Source data:

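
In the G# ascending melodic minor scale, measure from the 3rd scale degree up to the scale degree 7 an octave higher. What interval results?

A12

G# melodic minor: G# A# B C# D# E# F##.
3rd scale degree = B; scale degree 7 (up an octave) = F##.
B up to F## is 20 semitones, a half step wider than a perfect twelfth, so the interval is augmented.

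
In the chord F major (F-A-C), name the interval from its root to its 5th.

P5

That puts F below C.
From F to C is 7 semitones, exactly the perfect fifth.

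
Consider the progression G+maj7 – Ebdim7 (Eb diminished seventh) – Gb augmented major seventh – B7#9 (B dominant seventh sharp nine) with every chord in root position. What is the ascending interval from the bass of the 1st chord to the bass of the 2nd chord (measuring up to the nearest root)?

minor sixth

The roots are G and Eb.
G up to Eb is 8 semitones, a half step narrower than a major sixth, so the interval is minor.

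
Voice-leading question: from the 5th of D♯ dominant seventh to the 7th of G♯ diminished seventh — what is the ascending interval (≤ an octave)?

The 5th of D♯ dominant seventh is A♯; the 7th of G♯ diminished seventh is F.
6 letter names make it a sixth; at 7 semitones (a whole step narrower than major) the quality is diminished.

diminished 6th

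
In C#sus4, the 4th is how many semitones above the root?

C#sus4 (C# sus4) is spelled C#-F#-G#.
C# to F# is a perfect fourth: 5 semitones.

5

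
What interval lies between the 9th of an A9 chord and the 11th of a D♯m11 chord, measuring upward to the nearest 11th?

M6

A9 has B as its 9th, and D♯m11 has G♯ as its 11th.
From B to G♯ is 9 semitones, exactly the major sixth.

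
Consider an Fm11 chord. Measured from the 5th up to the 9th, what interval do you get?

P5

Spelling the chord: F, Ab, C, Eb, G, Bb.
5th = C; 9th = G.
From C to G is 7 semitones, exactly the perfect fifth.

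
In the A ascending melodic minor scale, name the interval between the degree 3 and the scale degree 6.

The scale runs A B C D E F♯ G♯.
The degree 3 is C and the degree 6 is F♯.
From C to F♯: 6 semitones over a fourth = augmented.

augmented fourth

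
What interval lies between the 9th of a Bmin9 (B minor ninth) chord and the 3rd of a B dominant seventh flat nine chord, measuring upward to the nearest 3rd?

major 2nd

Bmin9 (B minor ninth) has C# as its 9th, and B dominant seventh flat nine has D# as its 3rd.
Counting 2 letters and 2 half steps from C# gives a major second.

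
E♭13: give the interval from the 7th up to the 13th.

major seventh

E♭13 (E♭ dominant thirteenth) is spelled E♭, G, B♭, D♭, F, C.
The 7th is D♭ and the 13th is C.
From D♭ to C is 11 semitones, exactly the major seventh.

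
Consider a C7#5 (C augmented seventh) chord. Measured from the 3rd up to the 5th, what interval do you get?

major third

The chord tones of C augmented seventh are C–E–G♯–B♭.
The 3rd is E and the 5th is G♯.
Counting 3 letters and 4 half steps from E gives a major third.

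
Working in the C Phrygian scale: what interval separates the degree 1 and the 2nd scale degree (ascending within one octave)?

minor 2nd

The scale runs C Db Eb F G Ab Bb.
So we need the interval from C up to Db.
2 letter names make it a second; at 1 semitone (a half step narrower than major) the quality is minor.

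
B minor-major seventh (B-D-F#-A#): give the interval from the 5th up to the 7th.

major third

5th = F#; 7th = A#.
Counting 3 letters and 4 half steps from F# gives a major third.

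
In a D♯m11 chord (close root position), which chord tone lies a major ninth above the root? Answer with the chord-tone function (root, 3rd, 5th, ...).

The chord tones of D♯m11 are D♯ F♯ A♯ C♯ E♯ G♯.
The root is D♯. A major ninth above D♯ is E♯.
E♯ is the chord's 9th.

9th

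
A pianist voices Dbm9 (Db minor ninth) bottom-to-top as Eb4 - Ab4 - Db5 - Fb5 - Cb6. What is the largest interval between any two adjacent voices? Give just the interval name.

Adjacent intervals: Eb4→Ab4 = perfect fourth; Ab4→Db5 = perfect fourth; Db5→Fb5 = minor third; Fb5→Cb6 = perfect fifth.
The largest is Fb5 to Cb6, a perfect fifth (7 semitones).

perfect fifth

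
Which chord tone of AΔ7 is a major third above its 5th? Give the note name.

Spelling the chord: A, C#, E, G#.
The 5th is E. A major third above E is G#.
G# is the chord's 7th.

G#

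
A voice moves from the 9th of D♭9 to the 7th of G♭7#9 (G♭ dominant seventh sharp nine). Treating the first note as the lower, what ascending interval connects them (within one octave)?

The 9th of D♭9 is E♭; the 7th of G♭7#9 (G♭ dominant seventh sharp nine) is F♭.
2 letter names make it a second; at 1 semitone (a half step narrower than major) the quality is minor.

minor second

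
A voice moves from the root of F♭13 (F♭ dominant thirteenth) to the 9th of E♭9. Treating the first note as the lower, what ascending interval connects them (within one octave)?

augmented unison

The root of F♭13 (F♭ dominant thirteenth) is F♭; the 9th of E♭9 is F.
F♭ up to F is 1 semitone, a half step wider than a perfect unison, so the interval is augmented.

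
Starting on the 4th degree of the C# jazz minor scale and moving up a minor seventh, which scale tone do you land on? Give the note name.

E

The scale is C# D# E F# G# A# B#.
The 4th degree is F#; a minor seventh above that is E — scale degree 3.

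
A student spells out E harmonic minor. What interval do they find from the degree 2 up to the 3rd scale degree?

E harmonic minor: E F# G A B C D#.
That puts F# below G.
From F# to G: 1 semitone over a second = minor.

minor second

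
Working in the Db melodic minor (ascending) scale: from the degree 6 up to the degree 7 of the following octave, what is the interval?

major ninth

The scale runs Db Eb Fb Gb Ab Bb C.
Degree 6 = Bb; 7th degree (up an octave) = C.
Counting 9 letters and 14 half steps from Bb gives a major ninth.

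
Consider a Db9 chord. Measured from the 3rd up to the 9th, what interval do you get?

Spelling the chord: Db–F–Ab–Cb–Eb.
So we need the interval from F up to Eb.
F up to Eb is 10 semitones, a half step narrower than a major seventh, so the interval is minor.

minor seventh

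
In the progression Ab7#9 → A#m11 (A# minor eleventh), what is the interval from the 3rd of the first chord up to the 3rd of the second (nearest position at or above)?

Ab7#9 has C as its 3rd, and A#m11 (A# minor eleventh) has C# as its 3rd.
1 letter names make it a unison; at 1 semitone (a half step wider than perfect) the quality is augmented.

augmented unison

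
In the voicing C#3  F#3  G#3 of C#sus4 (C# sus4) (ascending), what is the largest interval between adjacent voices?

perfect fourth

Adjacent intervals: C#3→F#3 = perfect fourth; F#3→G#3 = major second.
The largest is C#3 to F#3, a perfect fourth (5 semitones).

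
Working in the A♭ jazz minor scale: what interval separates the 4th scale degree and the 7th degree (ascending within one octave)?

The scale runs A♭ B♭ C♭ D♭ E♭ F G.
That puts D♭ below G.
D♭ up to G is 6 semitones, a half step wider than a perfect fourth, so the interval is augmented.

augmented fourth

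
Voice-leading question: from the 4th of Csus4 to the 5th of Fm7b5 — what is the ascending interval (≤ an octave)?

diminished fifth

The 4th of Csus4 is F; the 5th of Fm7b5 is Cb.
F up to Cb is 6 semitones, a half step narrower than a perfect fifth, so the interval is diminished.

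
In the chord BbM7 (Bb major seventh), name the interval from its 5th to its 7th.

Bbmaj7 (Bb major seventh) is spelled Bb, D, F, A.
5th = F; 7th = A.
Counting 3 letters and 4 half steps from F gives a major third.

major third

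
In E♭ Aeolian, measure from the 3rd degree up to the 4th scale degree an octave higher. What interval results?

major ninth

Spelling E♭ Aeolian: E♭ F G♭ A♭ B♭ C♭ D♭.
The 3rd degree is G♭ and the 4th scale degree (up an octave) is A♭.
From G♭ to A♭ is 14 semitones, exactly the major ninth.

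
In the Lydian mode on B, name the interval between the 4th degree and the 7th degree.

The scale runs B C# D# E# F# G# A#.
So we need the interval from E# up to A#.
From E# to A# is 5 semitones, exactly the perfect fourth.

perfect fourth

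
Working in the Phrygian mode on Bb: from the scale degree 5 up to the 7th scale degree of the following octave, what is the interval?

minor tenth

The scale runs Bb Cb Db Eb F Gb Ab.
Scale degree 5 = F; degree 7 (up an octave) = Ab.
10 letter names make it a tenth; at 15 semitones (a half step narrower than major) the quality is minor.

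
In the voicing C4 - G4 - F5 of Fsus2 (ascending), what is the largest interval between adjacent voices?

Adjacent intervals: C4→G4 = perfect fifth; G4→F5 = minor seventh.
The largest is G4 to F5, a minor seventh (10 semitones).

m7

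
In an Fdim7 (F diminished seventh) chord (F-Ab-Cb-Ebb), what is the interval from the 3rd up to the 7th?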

Task directions:
Give back exactly the lines from the line containing "Working in the A♭" to the end of the entries, and no other lines.

Answer to the problem:
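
Working in the A♭ jazz minor scale: what interval separates the 4th scale degree and the 7th degree (ascending within one octave)?

The scale runs A♭ B♭ C♭ D♭ E♭ F G.
That puts D♭ below G.
D♭ up to G is 6 semitones, a half step wider than a perfect fourth, so the interval is augmented.

augmented fourth

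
Voice-leading question: from the 4th of Csus4 to the 5th of Fm7b5 — what is the ascending interval (≤ an octave)?

diminished fifth

The 4th of Csus4 is F; the 5th of Fm7b5 is Cb.
F up to Cb is 6 semitones, a half step narrower than a perfect fifth, so the interval is diminished.

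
In the chord BbM7 (Bb major seventh), name the interval from its 5th to its 7th.

Bbmaj7 (Bb major seventh) is spelled Bb, D, F, A.
5th = F; 7th = A.
Counting 3 letters and 4 half steps from F gives a major third.

major third

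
In E♭ Aeolian, measure from the 3rd degree up to the 4th scale degree an octave higher. What interval results?

major ninth

Spelling E♭ Aeolian: E♭ F G♭ A♭ B♭ C♭ D♭.
The 3rd degree is G♭ and the 4th scale degree (up an octave) is A♭.
From G♭ to A♭ is 14 semitones, exactly the major ninth.

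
In the Lydian mode on B, name the interval between the 4th degree and the 7th degree.

The scale runs B C# D# E# F# G# A#.
So we need the interval from E# up to A#.
From E# to A# is 5 semitones, exactly the perfect fourth.

perfect fourth

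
Working in the Phrygian mode on Bb: from the scale degree 5 up to the 7th scale degree of the following octave, what is the interval?

minor tenth

The scale runs Bb Cb Db Eb F Gb Ab.
Scale degree 5 = F; degree 7 (up an octave) = Ab.
10 letter names make it a tenth; at 15 semitones (a half step narrower than major) the quality is minor.

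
In the voicing C4 - G4 - F5 of Fsus2 (ascending), what is the largest interval between adjacent voices?

Adjacent intervals: C4→G4 = perfect fifth; G4→F5 = minor seventh.
The largest is G4 to F5, a minor seventh (10 semitones).

m7

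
In an Fdim7 (F diminished seventh) chord (F-Ab-Cb-Ebb), what is the interval from the 3rd up to the 7th?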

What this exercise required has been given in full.